● **Task to carry out**: A word-for-word copy is required of the line containing "Answer: -6554531287/37497 ≈ -1.7480e+5" and of each line after it in the material below, through the last one.

● **Data to use**:
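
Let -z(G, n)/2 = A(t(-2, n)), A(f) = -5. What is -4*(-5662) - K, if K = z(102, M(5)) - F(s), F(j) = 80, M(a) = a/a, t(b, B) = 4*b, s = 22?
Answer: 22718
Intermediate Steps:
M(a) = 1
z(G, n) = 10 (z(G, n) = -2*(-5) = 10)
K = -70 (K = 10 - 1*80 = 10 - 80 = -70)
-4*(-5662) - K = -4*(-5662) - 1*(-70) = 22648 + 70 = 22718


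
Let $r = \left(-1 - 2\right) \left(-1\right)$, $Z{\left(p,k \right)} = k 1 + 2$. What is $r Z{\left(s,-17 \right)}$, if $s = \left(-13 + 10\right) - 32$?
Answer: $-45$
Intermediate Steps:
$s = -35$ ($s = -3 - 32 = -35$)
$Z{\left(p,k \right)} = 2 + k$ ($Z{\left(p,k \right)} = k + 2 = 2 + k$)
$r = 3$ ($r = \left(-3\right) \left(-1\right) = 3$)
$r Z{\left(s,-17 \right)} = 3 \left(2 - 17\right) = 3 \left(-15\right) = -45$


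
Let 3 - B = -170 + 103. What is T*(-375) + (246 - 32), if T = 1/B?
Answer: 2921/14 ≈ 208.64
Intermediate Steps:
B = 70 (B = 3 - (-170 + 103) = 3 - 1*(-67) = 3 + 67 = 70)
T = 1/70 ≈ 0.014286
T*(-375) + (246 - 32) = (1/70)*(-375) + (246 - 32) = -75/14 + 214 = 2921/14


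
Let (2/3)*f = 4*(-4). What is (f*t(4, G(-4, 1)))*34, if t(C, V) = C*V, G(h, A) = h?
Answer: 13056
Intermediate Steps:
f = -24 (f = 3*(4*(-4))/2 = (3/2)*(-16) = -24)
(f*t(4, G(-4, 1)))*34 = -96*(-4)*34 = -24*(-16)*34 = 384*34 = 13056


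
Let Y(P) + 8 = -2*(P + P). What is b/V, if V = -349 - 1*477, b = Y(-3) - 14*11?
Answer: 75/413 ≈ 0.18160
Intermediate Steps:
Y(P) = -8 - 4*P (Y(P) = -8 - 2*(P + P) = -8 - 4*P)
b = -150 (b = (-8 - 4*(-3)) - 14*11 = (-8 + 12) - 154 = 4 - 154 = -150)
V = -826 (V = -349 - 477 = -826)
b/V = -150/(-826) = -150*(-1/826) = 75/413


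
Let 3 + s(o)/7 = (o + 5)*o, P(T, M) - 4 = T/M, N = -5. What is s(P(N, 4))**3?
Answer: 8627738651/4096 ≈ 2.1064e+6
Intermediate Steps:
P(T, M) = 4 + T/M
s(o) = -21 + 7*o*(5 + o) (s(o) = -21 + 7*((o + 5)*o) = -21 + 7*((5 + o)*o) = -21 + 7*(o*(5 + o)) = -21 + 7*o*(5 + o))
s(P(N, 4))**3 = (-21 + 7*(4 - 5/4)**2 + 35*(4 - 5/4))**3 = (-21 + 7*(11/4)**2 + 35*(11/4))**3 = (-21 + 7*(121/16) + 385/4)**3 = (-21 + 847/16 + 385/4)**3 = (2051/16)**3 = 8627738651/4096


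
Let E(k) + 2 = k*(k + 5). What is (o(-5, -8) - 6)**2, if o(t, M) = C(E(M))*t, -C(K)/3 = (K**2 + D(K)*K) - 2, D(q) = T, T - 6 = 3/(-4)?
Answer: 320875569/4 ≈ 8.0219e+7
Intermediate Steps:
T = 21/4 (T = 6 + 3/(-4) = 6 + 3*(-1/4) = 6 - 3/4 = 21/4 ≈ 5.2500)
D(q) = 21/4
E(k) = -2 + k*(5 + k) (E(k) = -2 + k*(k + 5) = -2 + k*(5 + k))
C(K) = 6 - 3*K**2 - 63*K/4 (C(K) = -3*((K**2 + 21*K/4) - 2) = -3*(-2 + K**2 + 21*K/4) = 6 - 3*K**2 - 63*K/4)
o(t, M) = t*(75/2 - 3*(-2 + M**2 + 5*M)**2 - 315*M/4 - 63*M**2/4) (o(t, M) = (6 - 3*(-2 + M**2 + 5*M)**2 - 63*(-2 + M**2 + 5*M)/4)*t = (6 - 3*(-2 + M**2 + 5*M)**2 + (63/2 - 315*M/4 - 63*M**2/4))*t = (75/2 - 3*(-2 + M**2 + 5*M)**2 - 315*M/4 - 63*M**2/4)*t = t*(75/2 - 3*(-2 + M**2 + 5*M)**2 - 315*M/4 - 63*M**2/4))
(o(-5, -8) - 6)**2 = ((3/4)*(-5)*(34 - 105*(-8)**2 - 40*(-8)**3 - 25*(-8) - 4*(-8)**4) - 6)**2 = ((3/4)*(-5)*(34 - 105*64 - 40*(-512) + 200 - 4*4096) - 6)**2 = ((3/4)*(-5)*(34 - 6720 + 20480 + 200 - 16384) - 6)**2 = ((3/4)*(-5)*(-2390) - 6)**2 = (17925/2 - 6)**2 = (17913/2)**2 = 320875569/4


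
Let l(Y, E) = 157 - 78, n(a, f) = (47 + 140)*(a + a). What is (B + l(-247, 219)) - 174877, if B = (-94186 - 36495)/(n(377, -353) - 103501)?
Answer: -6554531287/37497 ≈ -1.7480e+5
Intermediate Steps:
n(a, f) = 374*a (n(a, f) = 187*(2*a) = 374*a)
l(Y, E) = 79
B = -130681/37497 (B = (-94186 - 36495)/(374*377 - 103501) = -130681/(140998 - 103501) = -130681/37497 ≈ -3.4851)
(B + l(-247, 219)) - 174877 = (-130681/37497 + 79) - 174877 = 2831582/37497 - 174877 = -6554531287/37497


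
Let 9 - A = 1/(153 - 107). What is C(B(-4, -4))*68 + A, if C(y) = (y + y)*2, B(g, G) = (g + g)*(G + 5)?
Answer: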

● **Exercise solution**:
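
Answer: -6554531287/37497 ≈ -1.7480e+5
Intermediate Steps:
n(a, f) = 374*a (n(a, f) = 187*(2*a) = 374*a)
l(Y, E) = 79
B = -130681/37497 (B = (-94186 - 36495)/(374*377 - 103501) = -130681/(140998 - 103501) = -130681/37497 ≈ -3.4851)
(B + l(-247, 219)) - 174877 = (-130681/37497 + 79) - 174877 = 2831582/37497 - 174877 = -6554531287/37497


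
Let 9 - A = 1/(153 - 107). What is C(B(-4, -4))*68 + A, if C(y) = (y + y)*2, B(g, G) = (g + g)*(G + 5)?
Answer: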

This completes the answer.